▶ [Assignment]:
For the records that follow, please set down exactly the lines between the one holding "3074 - 5043 = -1969" and the one holding "3/90637= 3/90637 = 0.00", inclusive, and only those.

▶ [Available data]:
----------------
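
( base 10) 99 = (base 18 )59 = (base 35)2t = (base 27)3i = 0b1100011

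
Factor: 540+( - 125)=415 = 5^1*83^1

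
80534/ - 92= - 876+29/46= - 875.37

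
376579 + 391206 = 767785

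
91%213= 91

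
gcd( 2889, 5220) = 9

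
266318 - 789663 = - 523345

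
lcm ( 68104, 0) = 0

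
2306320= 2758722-452402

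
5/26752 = 5/26752 = 0.00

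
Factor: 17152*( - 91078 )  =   - 2^9*13^1 * 31^1 *67^1*113^1 = - 1562169856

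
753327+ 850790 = 1604117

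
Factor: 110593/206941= 7^1*17^ ( - 1)*47^( - 1 ) * 61^1 =427/799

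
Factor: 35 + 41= 2^2*19^1 = 76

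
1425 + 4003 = 5428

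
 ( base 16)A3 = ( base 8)243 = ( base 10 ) 163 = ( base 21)7g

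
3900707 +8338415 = 12239122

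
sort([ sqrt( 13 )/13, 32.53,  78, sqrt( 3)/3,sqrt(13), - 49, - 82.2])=[ - 82.2, - 49,sqrt( 13) /13, sqrt( 3 )/3, sqrt(13),  32.53 , 78]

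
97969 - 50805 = 47164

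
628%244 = 140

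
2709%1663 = 1046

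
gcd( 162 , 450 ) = 18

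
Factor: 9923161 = 307^1*32323^1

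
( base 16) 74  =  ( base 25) 4G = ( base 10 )116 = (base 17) 6E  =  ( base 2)1110100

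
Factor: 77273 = 7^2*19^1*83^1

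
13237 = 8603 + 4634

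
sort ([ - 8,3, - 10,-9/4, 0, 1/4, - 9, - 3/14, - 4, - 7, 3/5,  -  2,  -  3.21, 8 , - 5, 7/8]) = [-10,-9, - 8, - 7, - 5,-4, - 3.21, - 9/4, - 2 ,  -  3/14, 0,1/4, 3/5, 7/8, 3, 8]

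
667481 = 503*1327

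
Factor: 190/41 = 2^1*5^1*19^1*41^( - 1 ) 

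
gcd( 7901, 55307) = 7901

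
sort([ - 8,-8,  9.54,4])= [ - 8, - 8 , 4,9.54 ] 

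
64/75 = 64/75=0.85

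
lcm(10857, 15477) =727419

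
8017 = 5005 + 3012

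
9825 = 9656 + 169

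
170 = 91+79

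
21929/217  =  21929/217 = 101.06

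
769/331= 769/331  =  2.32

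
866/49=866/49 = 17.67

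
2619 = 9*291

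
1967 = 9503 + -7536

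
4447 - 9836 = -5389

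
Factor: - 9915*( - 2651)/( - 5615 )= - 3^1 * 11^1 * 241^1*661^1*1123^( - 1 )  =  - 5256933/1123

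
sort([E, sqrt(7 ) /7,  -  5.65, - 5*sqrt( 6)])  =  [-5*sqrt ( 6 ),-5.65,sqrt( 7)/7,  E ]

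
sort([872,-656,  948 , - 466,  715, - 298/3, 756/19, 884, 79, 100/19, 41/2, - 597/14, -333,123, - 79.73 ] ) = [ - 656, - 466,-333, - 298/3, - 79.73, - 597/14,  100/19,41/2 , 756/19,79, 123, 715, 872,884 , 948]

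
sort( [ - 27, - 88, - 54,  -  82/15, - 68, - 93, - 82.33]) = [ - 93,  -  88,-82.33, - 68,-54, - 27, - 82/15 ] 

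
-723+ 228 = -495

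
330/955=66/191 =0.35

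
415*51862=21522730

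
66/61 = 1 + 5/61 = 1.08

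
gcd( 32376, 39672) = 456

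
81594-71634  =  9960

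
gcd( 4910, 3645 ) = 5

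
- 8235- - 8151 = -84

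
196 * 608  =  119168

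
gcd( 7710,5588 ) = 2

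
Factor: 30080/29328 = 40/39 = 2^3* 3^ ( - 1)*5^1*13^( -1 )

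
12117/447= 4039/149 =27.11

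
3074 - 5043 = -1969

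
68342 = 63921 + 4421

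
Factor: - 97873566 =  - 2^1*3^1*7^1 * 59^1*127^1*311^1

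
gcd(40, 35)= 5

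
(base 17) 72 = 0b1111001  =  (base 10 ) 121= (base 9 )144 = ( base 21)5G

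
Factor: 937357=43^1*21799^1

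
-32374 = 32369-64743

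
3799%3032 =767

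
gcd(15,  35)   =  5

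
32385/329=32385/329 = 98.43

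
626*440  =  275440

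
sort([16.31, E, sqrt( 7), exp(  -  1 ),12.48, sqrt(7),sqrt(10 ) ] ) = [ exp(  -  1),sqrt( 7), sqrt( 7 ), E, sqrt(10), 12.48  ,  16.31 ] 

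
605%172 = 89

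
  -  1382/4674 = -691/2337 = -0.30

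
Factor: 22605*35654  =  2^1*3^1*5^1 * 11^1*137^1*17827^1 = 805958670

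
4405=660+3745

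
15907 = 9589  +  6318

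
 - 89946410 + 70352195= - 19594215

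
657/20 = 32 + 17/20 = 32.85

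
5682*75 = 426150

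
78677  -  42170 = 36507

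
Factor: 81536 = 2^7 * 7^2*13^1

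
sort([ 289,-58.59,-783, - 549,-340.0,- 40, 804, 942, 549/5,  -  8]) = [ - 783  ,-549,-340.0, - 58.59, - 40, - 8,549/5,289,804,942] 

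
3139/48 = 65 + 19/48 =65.40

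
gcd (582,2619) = 291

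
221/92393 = 221/92393= 0.00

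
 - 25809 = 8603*(- 3) 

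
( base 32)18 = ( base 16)28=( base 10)40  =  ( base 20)20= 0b101000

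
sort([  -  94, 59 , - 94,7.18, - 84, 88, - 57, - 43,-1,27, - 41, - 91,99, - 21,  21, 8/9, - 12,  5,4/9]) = [ - 94,- 94, - 91, - 84,-57, -43 , - 41,-21,-12, - 1, 4/9,8/9 , 5,7.18, 21,27,59, 88, 99 ]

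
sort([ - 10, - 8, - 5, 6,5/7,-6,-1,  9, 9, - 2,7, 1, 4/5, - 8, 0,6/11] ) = [ - 10,- 8, - 8,  -  6, - 5 ,-2,  -  1,0, 6/11,  5/7, 4/5 , 1, 6, 7,9, 9]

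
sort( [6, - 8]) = [-8,6 ]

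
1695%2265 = 1695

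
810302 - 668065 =142237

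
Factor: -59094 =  - 2^1*3^2*7^2*67^1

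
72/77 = 72/77 = 0.94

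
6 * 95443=572658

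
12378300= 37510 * 330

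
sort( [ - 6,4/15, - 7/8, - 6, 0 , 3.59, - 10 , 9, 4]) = [ - 10, - 6, - 6, - 7/8, 0, 4/15,3.59,4, 9]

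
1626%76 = 30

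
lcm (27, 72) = 216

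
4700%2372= 2328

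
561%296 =265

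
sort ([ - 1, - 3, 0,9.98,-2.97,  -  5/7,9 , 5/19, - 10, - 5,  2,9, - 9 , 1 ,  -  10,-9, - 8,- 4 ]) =[  -  10,-10, - 9,-9,- 8, - 5,  -  4,-3,-2.97, - 1,-5/7 , 0,5/19, 1,2,9, 9,9.98]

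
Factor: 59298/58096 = 29649/29048= 2^( - 3)*3^1*3631^( - 1)*9883^1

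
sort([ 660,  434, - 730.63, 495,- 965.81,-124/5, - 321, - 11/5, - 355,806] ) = [-965.81, - 730.63, - 355, - 321, - 124/5,  -  11/5,434, 495, 660,806] 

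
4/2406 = 2/1203 = 0.00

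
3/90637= 3/90637 = 0.00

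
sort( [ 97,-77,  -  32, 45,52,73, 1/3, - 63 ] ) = [ - 77, - 63, - 32,  1/3,45, 52,73,97]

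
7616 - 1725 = 5891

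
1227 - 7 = 1220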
----------------
▶ [The answer]:
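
3074 - 5043 = -1969

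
68342 = 63921 + 4421

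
Factor: - 97873566 =  - 2^1*3^1*7^1 * 59^1*127^1*311^1

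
gcd(40, 35)= 5

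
(base 17) 72 = 0b1111001  =  (base 10 ) 121= (base 9 )144 = ( base 21)5G

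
Factor: 937357=43^1*21799^1

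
-32374 = 32369-64743

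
3799%3032 =767

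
gcd(15,  35)   =  5

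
32385/329=32385/329 = 98.43

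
626*440  =  275440

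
sort([16.31, E, sqrt( 7), exp(  -  1 ),12.48, sqrt(7),sqrt(10 ) ] ) = [ exp(  -  1),sqrt( 7), sqrt( 7 ), E, sqrt(10), 12.48  ,  16.31 ] 

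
605%172 = 89

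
  -  1382/4674 = -691/2337 = -0.30

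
Factor: 22605*35654  =  2^1*3^1*5^1 * 11^1*137^1*17827^1 = 805958670

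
4405=660+3745

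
15907 = 9589  +  6318

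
 - 89946410 + 70352195= - 19594215

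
657/20 = 32 + 17/20 = 32.85

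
5682*75 = 426150

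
78677  -  42170 = 36507

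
Factor: 81536 = 2^7 * 7^2*13^1

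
sort([ 289,-58.59,-783, - 549,-340.0,- 40, 804, 942, 549/5,  -  8]) = [ - 783  ,-549,-340.0, - 58.59, - 40, - 8,549/5,289,804,942] 

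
3139/48 = 65 + 19/48 =65.40

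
gcd (582,2619) = 291

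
221/92393 = 221/92393= 0.00

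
 - 25809 = 8603*(- 3) 

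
( base 32)18 = ( base 16)28=( base 10)40  =  ( base 20)20= 0b101000

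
sort([  -  94, 59 , - 94,7.18, - 84, 88, - 57, - 43,-1,27, - 41, - 91,99, - 21,  21, 8/9, - 12,  5,4/9]) = [ - 94,- 94, - 91, - 84,-57, -43 , - 41,-21,-12, - 1, 4/9,8/9 , 5,7.18, 21,27,59, 88, 99 ]

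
sort([ - 10, - 8, - 5, 6,5/7,-6,-1,  9, 9, - 2,7, 1, 4/5, - 8, 0,6/11] ) = [ - 10,- 8, - 8,  -  6, - 5 ,-2,  -  1,0, 6/11,  5/7, 4/5 , 1, 6, 7,9, 9]

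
sort( [6, - 8]) = [-8,6 ]

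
1695%2265 = 1695

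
810302 - 668065 =142237

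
Factor: -59094 =  - 2^1*3^2*7^2*67^1

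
72/77 = 72/77 = 0.94

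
6 * 95443=572658

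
12378300= 37510 * 330

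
sort( [ - 6,4/15, - 7/8, - 6, 0 , 3.59, - 10 , 9, 4]) = [ - 10, - 6, - 6, - 7/8, 0, 4/15,3.59,4, 9]

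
1626%76 = 30

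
lcm (27, 72) = 216

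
4700%2372= 2328

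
561%296 =265

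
sort ([ - 1, - 3, 0,9.98,-2.97,  -  5/7,9 , 5/19, - 10, - 5,  2,9, - 9 , 1 ,  -  10,-9, - 8,- 4 ]) =[  -  10,-10, - 9,-9,- 8, - 5,  -  4,-3,-2.97, - 1,-5/7 , 0,5/19, 1,2,9, 9,9.98]

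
Factor: 59298/58096 = 29649/29048= 2^( - 3)*3^1*3631^( - 1)*9883^1

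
sort([ 660,  434, - 730.63, 495,- 965.81,-124/5, - 321, - 11/5, - 355,806] ) = [-965.81, - 730.63, - 355, - 321, - 124/5,  -  11/5,434, 495, 660,806] 

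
4/2406 = 2/1203 = 0.00

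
3/90637= 3/90637 = 0.00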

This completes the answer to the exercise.